→ Exercise description:
Return, word for word, only the lines of the data below that lie between the line with "A module with" and the line with "A data-center storage node must", those two lines included.

--------------------------------

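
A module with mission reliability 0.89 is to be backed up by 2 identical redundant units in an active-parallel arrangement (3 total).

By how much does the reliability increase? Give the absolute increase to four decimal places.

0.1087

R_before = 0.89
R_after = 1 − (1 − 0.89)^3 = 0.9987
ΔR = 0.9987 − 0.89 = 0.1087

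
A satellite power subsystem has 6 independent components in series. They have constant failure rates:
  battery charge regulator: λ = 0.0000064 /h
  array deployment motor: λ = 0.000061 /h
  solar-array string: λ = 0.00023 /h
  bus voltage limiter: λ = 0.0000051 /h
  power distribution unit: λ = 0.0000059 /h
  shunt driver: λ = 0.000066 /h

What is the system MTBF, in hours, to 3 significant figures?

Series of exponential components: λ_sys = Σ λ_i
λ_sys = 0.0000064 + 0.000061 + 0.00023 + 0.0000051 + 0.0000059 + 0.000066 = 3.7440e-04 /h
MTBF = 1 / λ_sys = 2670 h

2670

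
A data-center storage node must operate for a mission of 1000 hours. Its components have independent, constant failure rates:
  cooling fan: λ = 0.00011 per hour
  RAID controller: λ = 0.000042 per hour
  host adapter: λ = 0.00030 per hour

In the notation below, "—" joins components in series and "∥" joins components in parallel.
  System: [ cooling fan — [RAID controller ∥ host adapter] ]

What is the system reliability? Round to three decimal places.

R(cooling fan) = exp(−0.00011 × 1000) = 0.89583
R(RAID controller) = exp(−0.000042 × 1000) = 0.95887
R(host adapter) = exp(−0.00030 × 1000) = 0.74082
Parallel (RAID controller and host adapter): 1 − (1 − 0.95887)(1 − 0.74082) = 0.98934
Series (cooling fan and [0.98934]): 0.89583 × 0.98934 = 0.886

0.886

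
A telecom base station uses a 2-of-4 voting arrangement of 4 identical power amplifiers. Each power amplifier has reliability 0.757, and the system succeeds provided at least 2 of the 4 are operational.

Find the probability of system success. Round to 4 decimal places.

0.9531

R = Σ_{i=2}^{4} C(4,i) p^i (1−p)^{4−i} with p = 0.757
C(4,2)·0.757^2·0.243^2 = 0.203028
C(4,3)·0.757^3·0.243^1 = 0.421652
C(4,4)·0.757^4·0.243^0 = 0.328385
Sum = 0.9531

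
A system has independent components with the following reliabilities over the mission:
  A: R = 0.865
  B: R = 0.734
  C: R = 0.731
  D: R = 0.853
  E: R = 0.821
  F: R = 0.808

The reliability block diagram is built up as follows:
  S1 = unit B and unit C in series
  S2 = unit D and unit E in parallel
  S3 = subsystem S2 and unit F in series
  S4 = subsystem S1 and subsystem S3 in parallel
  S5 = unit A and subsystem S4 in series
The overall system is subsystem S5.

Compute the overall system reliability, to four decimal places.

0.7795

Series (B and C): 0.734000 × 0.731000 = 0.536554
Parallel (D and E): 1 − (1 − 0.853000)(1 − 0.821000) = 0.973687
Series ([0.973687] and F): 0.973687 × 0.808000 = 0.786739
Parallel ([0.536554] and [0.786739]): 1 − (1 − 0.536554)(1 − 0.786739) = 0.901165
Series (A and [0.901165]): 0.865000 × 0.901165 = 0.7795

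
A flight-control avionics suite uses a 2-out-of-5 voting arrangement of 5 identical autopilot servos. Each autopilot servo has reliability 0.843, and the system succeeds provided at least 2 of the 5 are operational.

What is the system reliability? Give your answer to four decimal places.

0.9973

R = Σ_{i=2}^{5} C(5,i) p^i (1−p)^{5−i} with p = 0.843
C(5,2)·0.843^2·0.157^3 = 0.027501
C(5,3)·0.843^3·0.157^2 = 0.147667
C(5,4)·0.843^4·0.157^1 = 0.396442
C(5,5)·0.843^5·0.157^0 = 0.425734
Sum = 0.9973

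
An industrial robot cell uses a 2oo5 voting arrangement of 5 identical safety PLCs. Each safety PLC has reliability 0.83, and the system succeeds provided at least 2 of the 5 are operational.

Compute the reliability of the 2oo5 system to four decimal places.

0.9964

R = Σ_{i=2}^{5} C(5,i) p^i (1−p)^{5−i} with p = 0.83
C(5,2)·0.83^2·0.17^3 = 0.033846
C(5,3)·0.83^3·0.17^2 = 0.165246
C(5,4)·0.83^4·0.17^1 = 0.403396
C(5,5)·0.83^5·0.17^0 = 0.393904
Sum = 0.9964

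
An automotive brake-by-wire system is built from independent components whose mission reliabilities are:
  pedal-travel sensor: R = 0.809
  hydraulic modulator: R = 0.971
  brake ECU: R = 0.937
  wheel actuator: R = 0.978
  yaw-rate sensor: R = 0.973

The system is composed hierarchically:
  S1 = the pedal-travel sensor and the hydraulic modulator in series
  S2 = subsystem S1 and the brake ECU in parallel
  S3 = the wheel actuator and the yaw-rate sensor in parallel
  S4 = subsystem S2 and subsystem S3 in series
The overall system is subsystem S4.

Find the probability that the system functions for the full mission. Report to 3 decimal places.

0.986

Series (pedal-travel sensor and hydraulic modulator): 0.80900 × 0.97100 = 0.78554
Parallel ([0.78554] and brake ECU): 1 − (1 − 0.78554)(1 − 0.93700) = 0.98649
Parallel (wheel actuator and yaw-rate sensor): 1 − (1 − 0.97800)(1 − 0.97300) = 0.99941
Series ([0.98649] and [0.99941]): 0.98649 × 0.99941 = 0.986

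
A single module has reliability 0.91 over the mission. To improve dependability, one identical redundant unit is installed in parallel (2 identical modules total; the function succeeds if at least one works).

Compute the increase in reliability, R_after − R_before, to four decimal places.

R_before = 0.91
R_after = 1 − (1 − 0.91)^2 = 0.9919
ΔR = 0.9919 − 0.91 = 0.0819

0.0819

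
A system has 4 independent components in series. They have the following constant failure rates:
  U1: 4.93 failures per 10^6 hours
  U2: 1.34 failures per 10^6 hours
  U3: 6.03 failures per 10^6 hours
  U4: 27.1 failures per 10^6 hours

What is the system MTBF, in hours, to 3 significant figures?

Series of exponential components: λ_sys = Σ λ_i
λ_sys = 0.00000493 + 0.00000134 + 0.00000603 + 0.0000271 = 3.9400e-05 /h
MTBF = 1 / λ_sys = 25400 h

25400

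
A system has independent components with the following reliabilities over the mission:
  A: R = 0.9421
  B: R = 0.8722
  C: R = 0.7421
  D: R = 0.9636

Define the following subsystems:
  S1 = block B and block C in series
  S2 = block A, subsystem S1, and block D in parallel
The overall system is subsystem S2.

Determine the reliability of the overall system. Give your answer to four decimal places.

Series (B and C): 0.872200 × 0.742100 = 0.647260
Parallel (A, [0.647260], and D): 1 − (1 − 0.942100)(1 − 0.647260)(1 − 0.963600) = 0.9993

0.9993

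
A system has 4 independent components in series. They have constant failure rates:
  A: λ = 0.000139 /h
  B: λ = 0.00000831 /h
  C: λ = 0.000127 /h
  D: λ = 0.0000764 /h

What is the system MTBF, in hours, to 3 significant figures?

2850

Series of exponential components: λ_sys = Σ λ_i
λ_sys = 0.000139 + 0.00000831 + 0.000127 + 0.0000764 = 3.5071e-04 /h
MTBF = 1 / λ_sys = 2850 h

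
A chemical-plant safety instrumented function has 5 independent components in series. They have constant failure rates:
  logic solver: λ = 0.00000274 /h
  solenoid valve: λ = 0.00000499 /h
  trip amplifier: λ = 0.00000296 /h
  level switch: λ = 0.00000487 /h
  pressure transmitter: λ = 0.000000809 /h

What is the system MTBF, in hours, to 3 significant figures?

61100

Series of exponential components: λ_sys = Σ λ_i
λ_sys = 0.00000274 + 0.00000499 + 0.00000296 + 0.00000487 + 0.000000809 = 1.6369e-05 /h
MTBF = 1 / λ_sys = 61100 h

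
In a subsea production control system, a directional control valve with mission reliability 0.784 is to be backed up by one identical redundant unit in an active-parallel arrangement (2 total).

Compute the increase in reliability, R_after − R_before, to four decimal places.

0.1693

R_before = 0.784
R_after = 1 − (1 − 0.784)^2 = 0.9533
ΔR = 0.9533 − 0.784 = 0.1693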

--------------------------------

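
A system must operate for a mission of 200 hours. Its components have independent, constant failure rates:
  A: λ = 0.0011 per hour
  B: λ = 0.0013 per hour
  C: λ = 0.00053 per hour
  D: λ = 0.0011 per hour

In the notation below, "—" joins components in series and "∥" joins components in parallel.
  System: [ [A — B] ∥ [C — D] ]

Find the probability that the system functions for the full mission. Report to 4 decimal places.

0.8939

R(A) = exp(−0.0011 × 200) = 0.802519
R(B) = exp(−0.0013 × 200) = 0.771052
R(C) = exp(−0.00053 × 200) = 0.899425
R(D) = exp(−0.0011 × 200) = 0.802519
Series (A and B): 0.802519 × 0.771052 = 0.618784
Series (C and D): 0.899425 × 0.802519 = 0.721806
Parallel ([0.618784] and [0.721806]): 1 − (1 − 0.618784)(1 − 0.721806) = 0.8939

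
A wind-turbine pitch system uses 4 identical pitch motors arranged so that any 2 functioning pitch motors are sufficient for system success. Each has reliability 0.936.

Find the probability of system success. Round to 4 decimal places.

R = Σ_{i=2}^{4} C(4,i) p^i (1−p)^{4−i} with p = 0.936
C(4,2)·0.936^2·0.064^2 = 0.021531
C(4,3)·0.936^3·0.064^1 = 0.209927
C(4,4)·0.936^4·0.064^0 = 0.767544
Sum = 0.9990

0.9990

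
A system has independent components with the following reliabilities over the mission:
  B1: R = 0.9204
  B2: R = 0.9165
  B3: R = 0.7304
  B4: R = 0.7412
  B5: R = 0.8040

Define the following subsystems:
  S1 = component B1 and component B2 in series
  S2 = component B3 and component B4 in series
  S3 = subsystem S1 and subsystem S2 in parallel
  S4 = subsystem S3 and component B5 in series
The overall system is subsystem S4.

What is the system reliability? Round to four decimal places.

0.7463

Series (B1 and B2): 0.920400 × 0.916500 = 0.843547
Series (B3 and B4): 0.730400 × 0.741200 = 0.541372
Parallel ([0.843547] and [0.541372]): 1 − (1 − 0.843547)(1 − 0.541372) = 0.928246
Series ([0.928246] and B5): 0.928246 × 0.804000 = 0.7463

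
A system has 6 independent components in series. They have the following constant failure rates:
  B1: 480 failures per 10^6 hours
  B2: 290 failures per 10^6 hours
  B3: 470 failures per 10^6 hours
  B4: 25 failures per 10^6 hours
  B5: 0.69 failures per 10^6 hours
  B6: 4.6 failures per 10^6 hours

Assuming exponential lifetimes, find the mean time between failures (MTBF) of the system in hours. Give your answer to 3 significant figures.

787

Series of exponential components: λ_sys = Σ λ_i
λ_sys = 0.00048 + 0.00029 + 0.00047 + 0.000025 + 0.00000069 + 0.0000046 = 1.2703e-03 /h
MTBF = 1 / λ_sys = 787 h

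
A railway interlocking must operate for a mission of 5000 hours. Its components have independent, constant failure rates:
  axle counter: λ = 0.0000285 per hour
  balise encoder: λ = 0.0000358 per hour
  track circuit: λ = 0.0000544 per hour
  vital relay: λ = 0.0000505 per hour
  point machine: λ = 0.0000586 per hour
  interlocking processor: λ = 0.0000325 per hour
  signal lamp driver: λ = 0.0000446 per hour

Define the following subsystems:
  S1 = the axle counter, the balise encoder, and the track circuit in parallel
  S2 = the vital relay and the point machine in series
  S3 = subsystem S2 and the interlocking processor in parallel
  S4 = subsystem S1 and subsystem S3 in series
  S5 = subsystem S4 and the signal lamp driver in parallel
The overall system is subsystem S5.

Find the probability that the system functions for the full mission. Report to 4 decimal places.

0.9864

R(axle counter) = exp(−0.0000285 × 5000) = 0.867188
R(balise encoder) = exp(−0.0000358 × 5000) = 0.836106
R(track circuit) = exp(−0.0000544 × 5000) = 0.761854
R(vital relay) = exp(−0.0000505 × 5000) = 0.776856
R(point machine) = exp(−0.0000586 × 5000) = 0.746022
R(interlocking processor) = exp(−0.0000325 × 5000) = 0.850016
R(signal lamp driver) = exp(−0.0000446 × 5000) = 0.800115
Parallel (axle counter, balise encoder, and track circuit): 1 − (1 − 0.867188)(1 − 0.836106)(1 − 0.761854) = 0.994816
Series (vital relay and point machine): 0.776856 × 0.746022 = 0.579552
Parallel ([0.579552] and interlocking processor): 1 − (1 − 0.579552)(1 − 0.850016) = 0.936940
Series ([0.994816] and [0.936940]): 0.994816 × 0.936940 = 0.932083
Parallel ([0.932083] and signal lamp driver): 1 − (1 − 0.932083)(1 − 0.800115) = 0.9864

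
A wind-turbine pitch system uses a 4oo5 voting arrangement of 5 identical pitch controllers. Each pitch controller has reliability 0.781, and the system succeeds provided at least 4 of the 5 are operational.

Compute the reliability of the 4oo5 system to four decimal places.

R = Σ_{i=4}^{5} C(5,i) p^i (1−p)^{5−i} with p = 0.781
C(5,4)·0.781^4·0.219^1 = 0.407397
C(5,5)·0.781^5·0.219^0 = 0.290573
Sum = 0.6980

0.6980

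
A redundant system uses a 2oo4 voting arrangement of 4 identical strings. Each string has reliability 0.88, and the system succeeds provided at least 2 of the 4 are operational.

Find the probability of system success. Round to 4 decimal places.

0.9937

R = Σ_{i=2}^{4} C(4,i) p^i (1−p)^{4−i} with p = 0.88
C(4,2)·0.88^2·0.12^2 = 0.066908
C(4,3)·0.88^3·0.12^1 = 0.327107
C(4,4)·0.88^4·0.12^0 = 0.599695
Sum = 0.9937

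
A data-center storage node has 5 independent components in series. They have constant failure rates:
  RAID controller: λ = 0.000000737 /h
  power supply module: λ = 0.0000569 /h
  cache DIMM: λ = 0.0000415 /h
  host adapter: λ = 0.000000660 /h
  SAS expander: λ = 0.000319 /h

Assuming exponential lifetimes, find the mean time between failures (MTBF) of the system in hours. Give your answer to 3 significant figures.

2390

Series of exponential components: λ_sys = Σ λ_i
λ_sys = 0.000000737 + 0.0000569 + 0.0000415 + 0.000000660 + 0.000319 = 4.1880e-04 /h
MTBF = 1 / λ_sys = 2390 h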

--------------------------------

→ Solution to this problem:
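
A module with mission reliability 0.89 is to be backed up by 2 identical redundant units in an active-parallel arrangement (3 total).

By how much does the reliability increase? Give the absolute increase to four decimal places.

0.1087

R_before = 0.89
R_after = 1 − (1 − 0.89)^3 = 0.9987
ΔR = 0.9987 − 0.89 = 0.1087

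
A satellite power subsystem has 6 independent components in series. They have constant failure rates:
  battery charge regulator: λ = 0.0000064 /h
  array deployment motor: λ = 0.000061 /h
  solar-array string: λ = 0.00023 /h
  bus voltage limiter: λ = 0.0000051 /h
  power distribution unit: λ = 0.0000059 /h
  shunt driver: λ = 0.000066 /h

What is the system MTBF, in hours, to 3 significant figures?

Series of exponential components: λ_sys = Σ λ_i
λ_sys = 0.0000064 + 0.000061 + 0.00023 + 0.0000051 + 0.0000059 + 0.000066 = 3.7440e-04 /h
MTBF = 1 / λ_sys = 2670 h

2670

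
A data-center storage node must operate for a mission of 1000 hours. Its components have independent, constant failure rates: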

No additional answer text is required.